§ Task to carry out:
The data needs to be returned in full, exactly as it reads.

● ● ● ● ● ● ●

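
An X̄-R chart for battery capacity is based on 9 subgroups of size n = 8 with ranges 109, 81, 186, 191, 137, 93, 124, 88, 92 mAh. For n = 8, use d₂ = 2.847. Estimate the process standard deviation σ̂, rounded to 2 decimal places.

R̄ = (109 + 81 + 186 + 191 + 137 + 93 + 124 + 88 + 92) / 9 = 122.3333
σ̂ = R̄ / d₂ = 122.3333 / 2.847 = 42.9692

42.97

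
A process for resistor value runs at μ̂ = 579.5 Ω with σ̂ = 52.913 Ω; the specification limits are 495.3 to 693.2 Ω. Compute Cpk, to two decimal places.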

● ● ● ● ● ● ●

§ Task solution:
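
An X̄-R chart for battery capacity is based on 9 subgroups of size n = 8 with ranges 109, 81, 186, 191, 137, 93, 124, 88, 92 mAh. For n = 8, use d₂ = 2.847. Estimate the process standard deviation σ̂, rounded to 2 decimal places.

R̄ = (109 + 81 + 186 + 191 + 137 + 93 + 124 + 88 + 92) / 9 = 122.3333
σ̂ = R̄ / d₂ = 122.3333 / 2.847 = 42.9692

42.97

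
A process for resistor value runs at μ̂ = 579.5 Ω with σ̂ = 52.913 Ω; the specification limits are 495.3 to 693.2 Ω. Compute Cpk, to two decimal places.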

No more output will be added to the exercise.